__DIRECTIONS__
Copy each line below in which the word "THEN" occurs.
[DATASET EXTRACT — start]
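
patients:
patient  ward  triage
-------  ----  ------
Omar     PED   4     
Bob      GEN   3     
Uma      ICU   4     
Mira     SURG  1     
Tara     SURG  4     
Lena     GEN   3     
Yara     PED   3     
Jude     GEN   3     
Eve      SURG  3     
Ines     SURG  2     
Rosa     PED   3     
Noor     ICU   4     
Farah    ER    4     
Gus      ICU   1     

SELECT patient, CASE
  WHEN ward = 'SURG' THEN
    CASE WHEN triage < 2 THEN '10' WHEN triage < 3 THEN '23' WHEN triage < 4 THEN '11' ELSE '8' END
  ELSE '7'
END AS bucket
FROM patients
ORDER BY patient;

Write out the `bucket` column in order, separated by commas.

patient=Bob: ward='GEN' → outer ELSE → 7
patient=Eve: ward='SURG' → inner[triage < 4] → 11
patient=Farah: ward='ER' → outer ELSE → 7
patient=Gus: ward='ICU' → outer ELSE → 7
patient=Ines: ward='SURG' → inner[triage < 3] → 23
patient=Jude: ward='GEN' → outer ELSE → 7
patient=Lena: ward='GEN' → outer ELSE → 7
patient=Mira: ward='SURG' → inner[triage < 2] → 10
patient=Noor: ward='ICU' → outer ELSE → 7
patient=Omar: ward='PED' → outer ELSE → 7
patient=Rosa: ward='PED' → outer ELSE → 7
patient=Tara: ward='SURG' → inner[ELSE] → 8
patient=Uma: ward='ICU' → outer ELSE → 7
patient=Yara: ward='PED' → outer ELSE → 7

7, 11, 7, 7, 23, 7, 7, 10, 7, 7, 7, 8, 7, 7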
[DATASET EXTRACT — finish]
__TASK RESPONSE__
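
  WHEN ward = 'SURG' THEN
    CASE WHEN triage < 2 THEN '10' WHEN triage < 3 THEN '23' WHEN triage < 4 THEN '11' ELSE '8' END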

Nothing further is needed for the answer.